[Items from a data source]
***

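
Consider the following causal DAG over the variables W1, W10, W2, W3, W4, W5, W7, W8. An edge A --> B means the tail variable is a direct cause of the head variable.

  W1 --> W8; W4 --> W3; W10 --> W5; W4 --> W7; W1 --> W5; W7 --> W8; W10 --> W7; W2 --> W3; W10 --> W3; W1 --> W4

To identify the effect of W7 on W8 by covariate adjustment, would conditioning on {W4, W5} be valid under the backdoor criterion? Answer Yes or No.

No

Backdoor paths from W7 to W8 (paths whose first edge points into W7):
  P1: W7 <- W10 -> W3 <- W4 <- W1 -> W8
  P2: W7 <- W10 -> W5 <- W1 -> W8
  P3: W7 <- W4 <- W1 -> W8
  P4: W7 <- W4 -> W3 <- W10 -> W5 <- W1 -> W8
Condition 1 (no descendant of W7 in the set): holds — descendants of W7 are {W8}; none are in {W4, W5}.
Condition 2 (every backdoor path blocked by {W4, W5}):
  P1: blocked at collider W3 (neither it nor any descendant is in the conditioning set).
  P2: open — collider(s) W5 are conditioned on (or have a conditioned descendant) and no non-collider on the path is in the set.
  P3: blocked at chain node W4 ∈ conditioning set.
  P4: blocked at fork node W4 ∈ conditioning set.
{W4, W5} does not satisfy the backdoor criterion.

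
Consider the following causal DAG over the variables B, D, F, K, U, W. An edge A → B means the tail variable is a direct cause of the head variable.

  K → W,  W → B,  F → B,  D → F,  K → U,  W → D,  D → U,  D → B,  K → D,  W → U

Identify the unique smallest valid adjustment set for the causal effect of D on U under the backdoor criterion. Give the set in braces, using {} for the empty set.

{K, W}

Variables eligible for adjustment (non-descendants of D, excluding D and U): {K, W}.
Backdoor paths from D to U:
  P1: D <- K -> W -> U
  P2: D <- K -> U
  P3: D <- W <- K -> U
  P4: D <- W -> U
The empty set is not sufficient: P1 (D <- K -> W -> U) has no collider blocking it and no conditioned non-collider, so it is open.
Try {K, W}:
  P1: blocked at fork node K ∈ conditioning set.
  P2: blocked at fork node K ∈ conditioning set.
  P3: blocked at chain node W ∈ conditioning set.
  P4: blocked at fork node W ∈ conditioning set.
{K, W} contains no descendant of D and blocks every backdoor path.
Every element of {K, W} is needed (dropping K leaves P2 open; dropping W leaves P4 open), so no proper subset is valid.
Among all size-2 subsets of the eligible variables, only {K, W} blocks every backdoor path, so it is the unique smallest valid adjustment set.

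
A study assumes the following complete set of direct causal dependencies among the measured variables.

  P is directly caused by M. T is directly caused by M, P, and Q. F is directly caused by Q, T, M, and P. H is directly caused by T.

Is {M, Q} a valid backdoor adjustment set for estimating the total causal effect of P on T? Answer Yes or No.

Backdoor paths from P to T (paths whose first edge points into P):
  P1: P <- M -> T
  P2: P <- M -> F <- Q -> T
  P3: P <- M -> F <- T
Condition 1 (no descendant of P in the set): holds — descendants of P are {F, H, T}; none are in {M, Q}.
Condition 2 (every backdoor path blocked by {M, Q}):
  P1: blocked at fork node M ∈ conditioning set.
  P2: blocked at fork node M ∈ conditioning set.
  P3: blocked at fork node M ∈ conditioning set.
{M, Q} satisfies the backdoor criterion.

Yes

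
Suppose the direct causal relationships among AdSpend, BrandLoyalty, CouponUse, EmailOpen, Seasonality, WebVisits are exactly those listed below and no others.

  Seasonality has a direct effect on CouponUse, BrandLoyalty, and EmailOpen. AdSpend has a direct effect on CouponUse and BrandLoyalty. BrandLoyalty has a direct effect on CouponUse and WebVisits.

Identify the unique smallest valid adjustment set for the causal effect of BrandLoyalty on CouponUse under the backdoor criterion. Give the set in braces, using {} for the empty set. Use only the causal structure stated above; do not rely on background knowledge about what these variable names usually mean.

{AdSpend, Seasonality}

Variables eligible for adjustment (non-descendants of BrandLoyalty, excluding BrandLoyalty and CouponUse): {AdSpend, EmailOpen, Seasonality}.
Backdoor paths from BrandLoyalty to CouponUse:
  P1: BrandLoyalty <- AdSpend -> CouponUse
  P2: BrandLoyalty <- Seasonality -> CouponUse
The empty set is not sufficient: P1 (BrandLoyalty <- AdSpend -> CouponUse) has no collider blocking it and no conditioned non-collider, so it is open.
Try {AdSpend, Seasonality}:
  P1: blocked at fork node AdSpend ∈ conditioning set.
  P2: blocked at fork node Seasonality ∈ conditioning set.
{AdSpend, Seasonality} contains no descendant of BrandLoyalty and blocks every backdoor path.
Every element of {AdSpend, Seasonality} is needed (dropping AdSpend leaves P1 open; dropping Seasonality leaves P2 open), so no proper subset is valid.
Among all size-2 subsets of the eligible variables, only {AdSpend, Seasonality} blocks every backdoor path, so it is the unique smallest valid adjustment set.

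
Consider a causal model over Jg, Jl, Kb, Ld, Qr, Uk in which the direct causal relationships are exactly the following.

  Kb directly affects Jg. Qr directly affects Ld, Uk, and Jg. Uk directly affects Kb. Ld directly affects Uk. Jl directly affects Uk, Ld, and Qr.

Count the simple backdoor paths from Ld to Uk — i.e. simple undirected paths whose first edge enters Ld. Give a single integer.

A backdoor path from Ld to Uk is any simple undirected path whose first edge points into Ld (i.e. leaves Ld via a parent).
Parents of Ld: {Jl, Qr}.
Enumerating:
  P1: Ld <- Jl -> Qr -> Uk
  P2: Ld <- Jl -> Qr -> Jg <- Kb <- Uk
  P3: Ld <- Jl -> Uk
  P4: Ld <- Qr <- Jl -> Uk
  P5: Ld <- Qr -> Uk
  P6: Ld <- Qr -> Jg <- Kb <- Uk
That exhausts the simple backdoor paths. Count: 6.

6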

***

## Activity
Word for word, print every line above.

## Reply to the exercise
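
Consider the following causal DAG over the variables W1, W10, W2, W3, W4, W5, W7, W8. An edge A --> B means the tail variable is a direct cause of the head variable.

  W1 --> W8; W4 --> W3; W10 --> W5; W4 --> W7; W1 --> W5; W7 --> W8; W10 --> W7; W2 --> W3; W10 --> W3; W1 --> W4

To identify the effect of W7 on W8 by covariate adjustment, would conditioning on {W4, W5} be valid under the backdoor criterion? Answer Yes or No.

No

Backdoor paths from W7 to W8 (paths whose first edge points into W7):
  P1: W7 <- W10 -> W3 <- W4 <- W1 -> W8
  P2: W7 <- W10 -> W5 <- W1 -> W8
  P3: W7 <- W4 <- W1 -> W8
  P4: W7 <- W4 -> W3 <- W10 -> W5 <- W1 -> W8
Condition 1 (no descendant of W7 in the set): holds — descendants of W7 are {W8}; none are in {W4, W5}.
Condition 2 (every backdoor path blocked by {W4, W5}):
  P1: blocked at collider W3 (neither it nor any descendant is in the conditioning set).
  P2: open — collider(s) W5 are conditioned on (or have a conditioned descendant) and no non-collider on the path is in the set.
  P3: blocked at chain node W4 ∈ conditioning set.
  P4: blocked at fork node W4 ∈ conditioning set.
{W4, W5} does not satisfy the backdoor criterion.

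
Consider the following causal DAG over the variables B, D, F, K, U, W. An edge A → B means the tail variable is a direct cause of the head variable.

  K → W,  W → B,  F → B,  D → F,  K → U,  W → D,  D → U,  D → B,  K → D,  W → U

Identify the unique smallest valid adjustment set for the causal effect of D on U under the backdoor criterion. Give the set in braces, using {} for the empty set.

{K, W}

Variables eligible for adjustment (non-descendants of D, excluding D and U): {K, W}.
Backdoor paths from D to U:
  P1: D <- K -> W -> U
  P2: D <- K -> U
  P3: D <- W <- K -> U
  P4: D <- W -> U
The empty set is not sufficient: P1 (D <- K -> W -> U) has no collider blocking it and no conditioned non-collider, so it is open.
Try {K, W}:
  P1: blocked at fork node K ∈ conditioning set.
  P2: blocked at fork node K ∈ conditioning set.
  P3: blocked at chain node W ∈ conditioning set.
  P4: blocked at fork node W ∈ conditioning set.
{K, W} contains no descendant of D and blocks every backdoor path.
Every element of {K, W} is needed (dropping K leaves P2 open; dropping W leaves P4 open), so no proper subset is valid.
Among all size-2 subsets of the eligible variables, only {K, W} blocks every backdoor path, so it is the unique smallest valid adjustment set.

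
A study assumes the following complete set of direct causal dependencies among the measured variables.

  P is directly caused by M. T is directly caused by M, P, and Q. F is directly caused by Q, T, M, and P. H is directly caused by T.

Is {M, Q} a valid backdoor adjustment set for estimating the total causal effect of P on T? Answer Yes or No.

Backdoor paths from P to T (paths whose first edge points into P):
  P1: P <- M -> T
  P2: P <- M -> F <- Q -> T
  P3: P <- M -> F <- T
Condition 1 (no descendant of P in the set): holds — descendants of P are {F, H, T}; none are in {M, Q}.
Condition 2 (every backdoor path blocked by {M, Q}):
  P1: blocked at fork node M ∈ conditioning set.
  P2: blocked at fork node M ∈ conditioning set.
  P3: blocked at fork node M ∈ conditioning set.
{M, Q} satisfies the backdoor criterion.

Yes

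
Suppose the direct causal relationships among AdSpend, BrandLoyalty, CouponUse, EmailOpen, Seasonality, WebVisits are exactly those listed below and no others.

  Seasonality has a direct effect on CouponUse, BrandLoyalty, and EmailOpen. AdSpend has a direct effect on CouponUse and BrandLoyalty. BrandLoyalty has a direct effect on CouponUse and WebVisits.

Identify the unique smallest valid adjustment set for the causal effect of BrandLoyalty on CouponUse under the backdoor criterion. Give the set in braces, using {} for the empty set. Use only the causal structure stated above; do not rely on background knowledge about what these variable names usually mean.

{AdSpend, Seasonality}

Variables eligible for adjustment (non-descendants of BrandLoyalty, excluding BrandLoyalty and CouponUse): {AdSpend, EmailOpen, Seasonality}.
Backdoor paths from BrandLoyalty to CouponUse:
  P1: BrandLoyalty <- AdSpend -> CouponUse
  P2: BrandLoyalty <- Seasonality -> CouponUse
The empty set is not sufficient: P1 (BrandLoyalty <- AdSpend -> CouponUse) has no collider blocking it and no conditioned non-collider, so it is open.
Try {AdSpend, Seasonality}:
  P1: blocked at fork node AdSpend ∈ conditioning set.
  P2: blocked at fork node Seasonality ∈ conditioning set.
{AdSpend, Seasonality} contains no descendant of BrandLoyalty and blocks every backdoor path.
Every element of {AdSpend, Seasonality} is needed (dropping AdSpend leaves P1 open; dropping Seasonality leaves P2 open), so no proper subset is valid.
Among all size-2 subsets of the eligible variables, only {AdSpend, Seasonality} blocks every backdoor path, so it is the unique smallest valid adjustment set.

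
Consider a causal model over Jg, Jl, Kb, Ld, Qr, Uk in which the direct causal relationships are exactly the following.

  Kb directly affects Jg. Qr directly affects Ld, Uk, and Jg. Uk directly affects Kb. Ld directly affects Uk. Jl directly affects Uk, Ld, and Qr.

Count the simple backdoor paths from Ld to Uk — i.e. simple undirected paths whose first edge enters Ld. Give a single integer.

A backdoor path from Ld to Uk is any simple undirected path whose first edge points into Ld (i.e. leaves Ld via a parent).
Parents of Ld: {Jl, Qr}.
Enumerating:
  P1: Ld <- Jl -> Qr -> Uk
  P2: Ld <- Jl -> Qr -> Jg <- Kb <- Uk
  P3: Ld <- Jl -> Uk
  P4: Ld <- Qr <- Jl -> Uk
  P5: Ld <- Qr -> Uk
  P6: Ld <- Qr -> Jg <- Kb <- Uk
That exhausts the simple backdoor paths. Count: 6.

6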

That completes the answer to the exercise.